------ Information supplied ------

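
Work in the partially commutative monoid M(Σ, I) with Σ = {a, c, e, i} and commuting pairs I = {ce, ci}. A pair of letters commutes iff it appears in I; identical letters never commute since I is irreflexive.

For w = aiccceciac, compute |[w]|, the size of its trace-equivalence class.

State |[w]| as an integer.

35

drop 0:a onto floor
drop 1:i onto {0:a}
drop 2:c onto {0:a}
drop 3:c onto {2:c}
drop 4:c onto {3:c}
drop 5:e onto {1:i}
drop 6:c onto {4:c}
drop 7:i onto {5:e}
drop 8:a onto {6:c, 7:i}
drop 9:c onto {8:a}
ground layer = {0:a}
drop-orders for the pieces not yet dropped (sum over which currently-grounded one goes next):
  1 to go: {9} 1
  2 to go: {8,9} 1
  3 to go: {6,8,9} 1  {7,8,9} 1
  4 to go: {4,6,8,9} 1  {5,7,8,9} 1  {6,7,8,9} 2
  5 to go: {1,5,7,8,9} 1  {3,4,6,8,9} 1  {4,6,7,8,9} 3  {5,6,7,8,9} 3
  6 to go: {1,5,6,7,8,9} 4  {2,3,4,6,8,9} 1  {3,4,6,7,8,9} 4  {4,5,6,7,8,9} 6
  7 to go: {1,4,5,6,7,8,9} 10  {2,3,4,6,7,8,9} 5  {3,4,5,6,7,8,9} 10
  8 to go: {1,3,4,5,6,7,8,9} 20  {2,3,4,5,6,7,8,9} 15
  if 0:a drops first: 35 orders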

------

● **Work required**: Exact copies of all the records are required.

● **Solution to this task**:
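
Work in the partially commutative monoid M(Σ, I) with Σ = {a, c, e, i} and commuting pairs I = {ce, ci}. A pair of letters commutes iff it appears in I; identical letters never commute since I is irreflexive.

For w = aiccceciac, compute |[w]|, the size of its trace-equivalence class.

State |[w]| as an integer.

35

drop 0:a onto floor
drop 1:i onto {0:a}
drop 2:c onto {0:a}
drop 3:c onto {2:c}
drop 4:c onto {3:c}
drop 5:e onto {1:i}
drop 6:c onto {4:c}
drop 7:i onto {5:e}
drop 8:a onto {6:c, 7:i}
drop 9:c onto {8:a}
ground layer = {0:a}
drop-orders for the pieces not yet dropped (sum over which currently-grounded one goes next):
  1 to go: {9} 1
  2 to go: {8,9} 1
  3 to go: {6,8,9} 1  {7,8,9} 1
  4 to go: {4,6,8,9} 1  {5,7,8,9} 1  {6,7,8,9} 2
  5 to go: {1,5,7,8,9} 1  {3,4,6,8,9} 1  {4,6,7,8,9} 3  {5,6,7,8,9} 3
  6 to go: {1,5,6,7,8,9} 4  {2,3,4,6,8,9} 1  {3,4,6,7,8,9} 4  {4,5,6,7,8,9} 6
  7 to go: {1,4,5,6,7,8,9} 10  {2,3,4,6,7,8,9} 5  {3,4,5,6,7,8,9} 10
  8 to go: {1,3,4,5,6,7,8,9} 20  {2,3,4,5,6,7,8,9} 15
  if 0:a drops first: 35 orders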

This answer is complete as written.